*** Opening of Extracted material ***
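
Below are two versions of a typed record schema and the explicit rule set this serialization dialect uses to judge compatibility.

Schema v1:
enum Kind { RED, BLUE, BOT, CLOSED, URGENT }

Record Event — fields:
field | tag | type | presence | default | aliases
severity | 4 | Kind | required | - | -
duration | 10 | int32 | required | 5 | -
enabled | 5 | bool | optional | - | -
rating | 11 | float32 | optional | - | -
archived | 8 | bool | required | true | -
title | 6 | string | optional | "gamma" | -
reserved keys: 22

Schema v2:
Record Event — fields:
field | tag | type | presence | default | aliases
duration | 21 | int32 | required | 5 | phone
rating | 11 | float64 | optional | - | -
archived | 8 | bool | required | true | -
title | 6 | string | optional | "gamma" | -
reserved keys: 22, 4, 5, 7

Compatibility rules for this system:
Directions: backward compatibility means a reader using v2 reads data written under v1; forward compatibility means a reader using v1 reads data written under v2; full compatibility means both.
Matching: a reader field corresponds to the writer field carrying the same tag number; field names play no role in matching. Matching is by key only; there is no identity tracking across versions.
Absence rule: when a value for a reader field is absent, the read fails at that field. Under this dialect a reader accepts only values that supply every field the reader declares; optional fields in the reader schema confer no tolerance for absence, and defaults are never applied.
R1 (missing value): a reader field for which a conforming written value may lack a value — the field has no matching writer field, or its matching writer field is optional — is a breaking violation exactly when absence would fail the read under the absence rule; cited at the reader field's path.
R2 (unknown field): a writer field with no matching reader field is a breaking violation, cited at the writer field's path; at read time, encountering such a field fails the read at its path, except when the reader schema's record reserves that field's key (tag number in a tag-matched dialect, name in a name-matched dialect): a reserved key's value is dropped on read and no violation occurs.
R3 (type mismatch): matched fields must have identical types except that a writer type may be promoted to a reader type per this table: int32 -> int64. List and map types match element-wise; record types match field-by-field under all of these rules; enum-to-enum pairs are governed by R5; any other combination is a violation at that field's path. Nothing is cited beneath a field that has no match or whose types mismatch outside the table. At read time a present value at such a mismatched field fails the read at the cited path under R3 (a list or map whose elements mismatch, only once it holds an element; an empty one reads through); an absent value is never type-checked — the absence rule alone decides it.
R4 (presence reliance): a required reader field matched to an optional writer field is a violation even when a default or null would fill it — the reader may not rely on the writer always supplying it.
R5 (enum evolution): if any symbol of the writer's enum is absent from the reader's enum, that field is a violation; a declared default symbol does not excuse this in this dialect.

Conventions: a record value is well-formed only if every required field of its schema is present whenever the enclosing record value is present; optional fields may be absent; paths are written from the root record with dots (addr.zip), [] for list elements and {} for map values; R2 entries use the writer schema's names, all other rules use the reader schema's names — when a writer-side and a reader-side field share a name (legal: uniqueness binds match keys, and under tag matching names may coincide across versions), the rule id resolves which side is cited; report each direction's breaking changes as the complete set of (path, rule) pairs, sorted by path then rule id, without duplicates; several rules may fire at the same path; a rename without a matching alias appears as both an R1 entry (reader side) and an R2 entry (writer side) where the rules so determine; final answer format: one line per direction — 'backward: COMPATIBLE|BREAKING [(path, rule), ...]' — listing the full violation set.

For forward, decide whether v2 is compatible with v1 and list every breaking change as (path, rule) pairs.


forward: BREAKING [(duration, R1), (duration, R2), (enabled, R1), (rating, R1), (rating, R3), (severity, R1), (title, R1)]

in Event below, arrows point writer -> reader
forward for Event (reader v1, writer v2):
  severity: no writer-side match
  duration: no writer-side match
  enabled: no writer-side match
  rating: float64 -> float32, writer optional; from rating
  archived: bool -> bool, writer required; from archived
  title: string -> string, writer optional; from title
  duration (writer side), unknown to reader
  breaking: (duration, R1)
  breaking: (duration, R2)
  breaking: (enabled, R1)
  breaking: (rating, R1)
  breaking: (rating, R3)
  breaking: (severity, R1)
  breaking: (title, R1)
  forward on Event therefore BREAKING (7)
the rest of the Event diff is inert for this question:
  removed field enabled from record Event (its key 5 joins the reserved list) -> matters only for Event's backward compatibility — outside the asked direction


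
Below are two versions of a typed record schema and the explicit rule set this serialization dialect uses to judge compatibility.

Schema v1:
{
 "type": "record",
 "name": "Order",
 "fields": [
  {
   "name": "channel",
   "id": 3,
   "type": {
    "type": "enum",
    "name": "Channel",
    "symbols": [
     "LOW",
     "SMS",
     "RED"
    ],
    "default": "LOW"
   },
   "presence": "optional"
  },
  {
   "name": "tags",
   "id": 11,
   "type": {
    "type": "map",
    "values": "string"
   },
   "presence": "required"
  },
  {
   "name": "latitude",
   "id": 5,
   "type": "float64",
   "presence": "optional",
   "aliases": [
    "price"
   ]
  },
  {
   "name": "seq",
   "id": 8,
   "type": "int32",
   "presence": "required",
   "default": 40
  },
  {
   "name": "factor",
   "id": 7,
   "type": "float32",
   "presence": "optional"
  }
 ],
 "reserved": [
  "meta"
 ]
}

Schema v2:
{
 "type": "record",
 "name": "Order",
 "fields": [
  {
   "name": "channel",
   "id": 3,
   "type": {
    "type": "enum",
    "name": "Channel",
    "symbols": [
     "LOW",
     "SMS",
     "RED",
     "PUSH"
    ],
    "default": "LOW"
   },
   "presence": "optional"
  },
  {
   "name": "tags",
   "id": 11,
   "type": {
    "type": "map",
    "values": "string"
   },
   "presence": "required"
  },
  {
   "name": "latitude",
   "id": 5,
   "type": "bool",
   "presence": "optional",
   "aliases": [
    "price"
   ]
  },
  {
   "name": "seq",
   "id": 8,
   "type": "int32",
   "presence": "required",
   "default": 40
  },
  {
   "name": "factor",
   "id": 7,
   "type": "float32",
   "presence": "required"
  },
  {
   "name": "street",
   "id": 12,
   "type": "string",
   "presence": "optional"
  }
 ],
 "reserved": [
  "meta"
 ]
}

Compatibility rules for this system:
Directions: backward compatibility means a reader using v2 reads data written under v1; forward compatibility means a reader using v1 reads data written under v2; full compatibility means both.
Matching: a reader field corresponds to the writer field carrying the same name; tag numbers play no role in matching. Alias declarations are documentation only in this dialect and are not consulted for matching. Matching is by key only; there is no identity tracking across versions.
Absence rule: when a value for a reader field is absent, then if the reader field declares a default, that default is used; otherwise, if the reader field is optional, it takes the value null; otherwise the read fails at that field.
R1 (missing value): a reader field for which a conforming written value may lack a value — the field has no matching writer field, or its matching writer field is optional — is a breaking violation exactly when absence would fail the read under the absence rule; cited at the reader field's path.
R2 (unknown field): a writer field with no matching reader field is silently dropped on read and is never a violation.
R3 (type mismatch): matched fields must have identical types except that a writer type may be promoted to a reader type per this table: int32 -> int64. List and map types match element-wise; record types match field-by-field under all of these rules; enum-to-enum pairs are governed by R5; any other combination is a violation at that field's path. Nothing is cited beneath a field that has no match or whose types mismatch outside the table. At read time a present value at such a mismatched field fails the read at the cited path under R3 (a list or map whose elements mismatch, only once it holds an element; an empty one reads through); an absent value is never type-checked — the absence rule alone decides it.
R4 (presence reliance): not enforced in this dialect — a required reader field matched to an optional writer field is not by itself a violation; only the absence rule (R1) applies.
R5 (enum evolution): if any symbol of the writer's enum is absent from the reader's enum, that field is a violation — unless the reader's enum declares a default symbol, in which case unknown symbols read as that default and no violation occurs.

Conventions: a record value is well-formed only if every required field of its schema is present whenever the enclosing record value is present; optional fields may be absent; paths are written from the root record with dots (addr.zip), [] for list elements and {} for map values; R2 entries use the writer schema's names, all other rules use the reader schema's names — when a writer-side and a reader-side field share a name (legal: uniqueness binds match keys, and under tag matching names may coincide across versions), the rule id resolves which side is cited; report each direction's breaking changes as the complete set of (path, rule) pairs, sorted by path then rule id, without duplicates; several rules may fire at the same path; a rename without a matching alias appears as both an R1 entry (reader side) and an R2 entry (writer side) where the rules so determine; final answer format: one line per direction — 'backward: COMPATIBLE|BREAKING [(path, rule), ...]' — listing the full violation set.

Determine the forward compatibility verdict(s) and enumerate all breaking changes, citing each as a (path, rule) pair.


forward: BREAKING [(latitude, R3)]

arrows below run writer -> reader for Order
checking forward for Order: reader v1 against writer v2:
  channel <- channel (Channel -> Channel, writer optional)
  tags <- tags (map<string, string> -> map<string, string>, writer required)
  latitude <- latitude (bool -> float64, writer optional)
  seq <- seq (int32 -> int32, writer required)
  factor <- factor (float32 -> float32, writer required)
  writer street: unknown to reader
  breaking: (latitude, R3)
  forward on Order therefore BREAKING (1)
the rest of the Order diff is inert for this question:
  enum Channel (field channel in record Order): symbol PUSH added -> no rule fires on it in Order's dialect; the asked verdict holds
  field factor in record Order: optional changed to required -> affects backward compatibility only, which is not asked
  added field street to record Order: optional string, tag 12 (in v2 it sits last) -> no rule fires on it in Order's dialect; the asked verdict holds


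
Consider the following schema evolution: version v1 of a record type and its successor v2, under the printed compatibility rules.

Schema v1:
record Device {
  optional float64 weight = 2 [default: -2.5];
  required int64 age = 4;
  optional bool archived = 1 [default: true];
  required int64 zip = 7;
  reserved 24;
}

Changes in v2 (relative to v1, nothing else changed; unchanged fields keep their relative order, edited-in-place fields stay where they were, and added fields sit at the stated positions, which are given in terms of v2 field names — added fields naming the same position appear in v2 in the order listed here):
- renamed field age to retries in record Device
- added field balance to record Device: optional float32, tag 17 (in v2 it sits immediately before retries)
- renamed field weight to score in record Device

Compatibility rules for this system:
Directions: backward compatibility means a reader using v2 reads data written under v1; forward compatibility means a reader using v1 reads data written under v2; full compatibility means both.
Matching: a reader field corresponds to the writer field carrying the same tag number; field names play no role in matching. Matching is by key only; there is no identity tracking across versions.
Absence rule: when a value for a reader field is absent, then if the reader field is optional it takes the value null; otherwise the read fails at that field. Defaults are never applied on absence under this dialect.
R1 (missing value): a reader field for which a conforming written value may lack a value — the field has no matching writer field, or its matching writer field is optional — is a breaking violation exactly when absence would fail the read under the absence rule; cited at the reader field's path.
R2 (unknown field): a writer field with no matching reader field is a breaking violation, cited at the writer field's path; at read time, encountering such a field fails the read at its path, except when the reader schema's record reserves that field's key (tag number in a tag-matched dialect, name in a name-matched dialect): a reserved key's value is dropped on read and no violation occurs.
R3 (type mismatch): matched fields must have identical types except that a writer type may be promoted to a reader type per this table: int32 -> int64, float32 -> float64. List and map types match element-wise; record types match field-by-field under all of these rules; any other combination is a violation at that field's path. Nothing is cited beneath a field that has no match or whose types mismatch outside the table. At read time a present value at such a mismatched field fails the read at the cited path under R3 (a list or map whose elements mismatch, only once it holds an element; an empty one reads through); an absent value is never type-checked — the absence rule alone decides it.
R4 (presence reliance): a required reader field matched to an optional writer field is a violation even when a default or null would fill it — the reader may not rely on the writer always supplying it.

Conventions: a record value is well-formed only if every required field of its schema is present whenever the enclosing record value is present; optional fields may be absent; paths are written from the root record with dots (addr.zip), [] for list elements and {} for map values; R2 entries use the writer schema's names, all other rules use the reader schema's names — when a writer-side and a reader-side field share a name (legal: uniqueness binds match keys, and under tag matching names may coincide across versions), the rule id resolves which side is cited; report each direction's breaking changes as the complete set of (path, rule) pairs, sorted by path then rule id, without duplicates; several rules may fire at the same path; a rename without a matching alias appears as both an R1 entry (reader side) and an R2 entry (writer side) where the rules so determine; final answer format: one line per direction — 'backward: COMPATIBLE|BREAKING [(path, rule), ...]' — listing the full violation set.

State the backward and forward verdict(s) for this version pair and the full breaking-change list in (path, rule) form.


in Device below, arrows point writer -> reader
backward pass over Device, reader schema v2, writer schema v1:
  float64 -> float64, writer optional: score aligns to weight
  balance: no writer match
  int64 -> int64, writer required: retries aligns to age
  bool -> bool, writer optional: archived aligns to archived
  int64 -> int64, writer required: zip aligns to zip
  => no violations; backward on Device: COMPATIBLE
forward pass over Device, reader schema v1, writer schema v2:
  float64 -> float64, writer optional: weight aligns to score
  int64 -> int64, writer required: age aligns to retries
  bool -> bool, writer optional: archived aligns to archived
  int64 -> int64, writer required: zip aligns to zip
  leftover writer field: balance
  violation R2 at balance
  forward on Device therefore BREAKING (1)

backward: COMPATIBLE []; forward: BREAKING [(balance, R2)]


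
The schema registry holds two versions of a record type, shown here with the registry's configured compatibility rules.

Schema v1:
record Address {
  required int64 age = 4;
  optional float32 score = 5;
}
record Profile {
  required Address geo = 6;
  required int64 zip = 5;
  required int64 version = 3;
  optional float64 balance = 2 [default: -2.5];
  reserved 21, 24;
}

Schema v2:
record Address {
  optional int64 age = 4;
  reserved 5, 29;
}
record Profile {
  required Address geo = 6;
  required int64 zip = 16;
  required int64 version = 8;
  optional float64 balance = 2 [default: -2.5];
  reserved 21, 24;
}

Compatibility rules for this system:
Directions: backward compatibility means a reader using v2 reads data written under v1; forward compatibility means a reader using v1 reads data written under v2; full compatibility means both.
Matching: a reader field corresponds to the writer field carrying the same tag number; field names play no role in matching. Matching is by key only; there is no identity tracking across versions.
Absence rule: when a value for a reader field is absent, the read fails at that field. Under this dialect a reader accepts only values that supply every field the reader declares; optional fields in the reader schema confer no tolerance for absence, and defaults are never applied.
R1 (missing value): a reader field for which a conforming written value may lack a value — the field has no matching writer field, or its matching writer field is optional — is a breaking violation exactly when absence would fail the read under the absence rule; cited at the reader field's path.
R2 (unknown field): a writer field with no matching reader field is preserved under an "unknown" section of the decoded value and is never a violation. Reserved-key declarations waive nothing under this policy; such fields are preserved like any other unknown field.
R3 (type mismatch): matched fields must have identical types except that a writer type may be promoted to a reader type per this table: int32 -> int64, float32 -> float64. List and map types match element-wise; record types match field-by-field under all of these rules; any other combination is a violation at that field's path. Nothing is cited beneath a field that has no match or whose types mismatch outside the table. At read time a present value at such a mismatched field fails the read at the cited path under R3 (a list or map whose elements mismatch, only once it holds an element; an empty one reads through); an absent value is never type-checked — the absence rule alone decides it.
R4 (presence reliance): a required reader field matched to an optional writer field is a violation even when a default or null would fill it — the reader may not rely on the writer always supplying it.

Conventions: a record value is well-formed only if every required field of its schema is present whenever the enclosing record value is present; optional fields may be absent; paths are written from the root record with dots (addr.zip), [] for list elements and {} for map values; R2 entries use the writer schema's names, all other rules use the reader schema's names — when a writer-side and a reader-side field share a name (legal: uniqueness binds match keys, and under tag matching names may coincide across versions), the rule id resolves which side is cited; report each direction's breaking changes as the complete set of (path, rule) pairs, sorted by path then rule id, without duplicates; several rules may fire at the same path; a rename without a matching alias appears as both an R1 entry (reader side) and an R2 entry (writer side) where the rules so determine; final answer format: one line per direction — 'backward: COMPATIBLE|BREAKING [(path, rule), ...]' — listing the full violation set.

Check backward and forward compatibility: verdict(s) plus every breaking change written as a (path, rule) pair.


backward: BREAKING [(balance, R1), (version, R1), (zip, R1)]; forward: BREAKING [(balance, R1), (geo.age, R1), (geo.age, R4), (geo.score, R1), (version, R1), (zip, R1)]

each type pair in Profile: writer, then reader
backward analysis of Profile with v2 as reader and v1 as writer:
  geo: Address -> Address, writer required; from geo
  zip: no writer-side match
  version: no writer-side match
  balance: float64 -> float64, writer optional; from balance
  writer zip: unknown to reader
  writer version: unknown to reader
  geo.age: int64 -> int64, writer required; from geo.age
  writer geo.score: unknown to reader
  rule R1 violated at balance
  rule R1 violated at version
  rule R1 violated at zip
  => backward: BREAKING (3)
forward analysis of Profile with v1 as reader and v2 as writer:
  geo: Address -> Address, writer required; from geo
  zip: no writer-side match
  version: no writer-side match
  balance: float64 -> float64, writer optional; from balance
  writer zip: unknown to reader
  writer version: unknown to reader
  geo.age: int64 -> int64, writer optional; from geo.age
  geo.score: no writer-side match
  rule R1 violated at balance
  rule R1 violated at geo.age
  rule R4 violated at geo.age
  rule R1 violated at geo.score
  rule R1 violated at version
  rule R1 violated at zip
  => forward: BREAKING (6)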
*** Close of Extracted material ***
Scan the records for lines with the word "otherwise". Report how many, with no other words.

Written response: 2